[Stored entries]
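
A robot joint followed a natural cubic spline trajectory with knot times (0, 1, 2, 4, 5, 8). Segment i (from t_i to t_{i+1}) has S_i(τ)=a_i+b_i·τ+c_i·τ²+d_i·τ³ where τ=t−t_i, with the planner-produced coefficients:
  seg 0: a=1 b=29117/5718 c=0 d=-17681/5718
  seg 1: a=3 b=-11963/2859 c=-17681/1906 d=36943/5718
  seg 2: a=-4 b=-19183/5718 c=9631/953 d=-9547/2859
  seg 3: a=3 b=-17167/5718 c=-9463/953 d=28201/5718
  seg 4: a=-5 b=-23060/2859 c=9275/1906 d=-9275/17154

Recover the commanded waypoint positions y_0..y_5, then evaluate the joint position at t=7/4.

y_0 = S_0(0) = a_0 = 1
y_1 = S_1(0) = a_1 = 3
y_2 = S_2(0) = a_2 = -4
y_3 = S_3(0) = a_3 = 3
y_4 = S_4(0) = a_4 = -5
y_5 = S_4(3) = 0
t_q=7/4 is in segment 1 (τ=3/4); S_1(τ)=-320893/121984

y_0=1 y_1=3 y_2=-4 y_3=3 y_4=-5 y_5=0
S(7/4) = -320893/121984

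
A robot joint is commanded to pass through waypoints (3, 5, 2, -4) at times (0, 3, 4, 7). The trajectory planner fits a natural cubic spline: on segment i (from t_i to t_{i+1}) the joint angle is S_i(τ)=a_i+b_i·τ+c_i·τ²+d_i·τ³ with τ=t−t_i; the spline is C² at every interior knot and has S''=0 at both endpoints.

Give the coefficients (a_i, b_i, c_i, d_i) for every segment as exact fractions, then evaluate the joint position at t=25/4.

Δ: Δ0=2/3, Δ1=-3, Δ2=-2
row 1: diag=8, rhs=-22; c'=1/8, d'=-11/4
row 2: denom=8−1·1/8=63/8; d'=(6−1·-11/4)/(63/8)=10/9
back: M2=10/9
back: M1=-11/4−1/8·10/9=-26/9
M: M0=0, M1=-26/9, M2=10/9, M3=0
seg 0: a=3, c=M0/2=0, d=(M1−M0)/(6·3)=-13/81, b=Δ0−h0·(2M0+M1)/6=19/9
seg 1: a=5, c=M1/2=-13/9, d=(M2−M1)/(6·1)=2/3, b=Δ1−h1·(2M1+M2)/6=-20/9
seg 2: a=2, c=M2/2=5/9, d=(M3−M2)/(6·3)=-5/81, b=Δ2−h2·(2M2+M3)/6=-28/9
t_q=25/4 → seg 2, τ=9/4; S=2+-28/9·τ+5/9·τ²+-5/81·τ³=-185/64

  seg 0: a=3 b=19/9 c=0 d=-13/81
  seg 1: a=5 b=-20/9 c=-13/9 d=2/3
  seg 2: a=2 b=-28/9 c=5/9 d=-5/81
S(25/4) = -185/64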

WORK ORDER. Give back precisely the lines above that start at the line containing "seg 1: a=3 b=-11963/2859" and end at the line containing "seg 4: a=-5", inclusive. No other lines belong in the output.

PROBLEM SOLUTION.
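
  seg 1: a=3 b=-11963/2859 c=-17681/1906 d=36943/5718
  seg 2: a=-4 b=-19183/5718 c=9631/953 d=-9547/2859
  seg 3: a=3 b=-17167/5718 c=-9463/953 d=28201/5718
  seg 4: a=-5 b=-23060/2859 c=9275/1906 d=-9275/17154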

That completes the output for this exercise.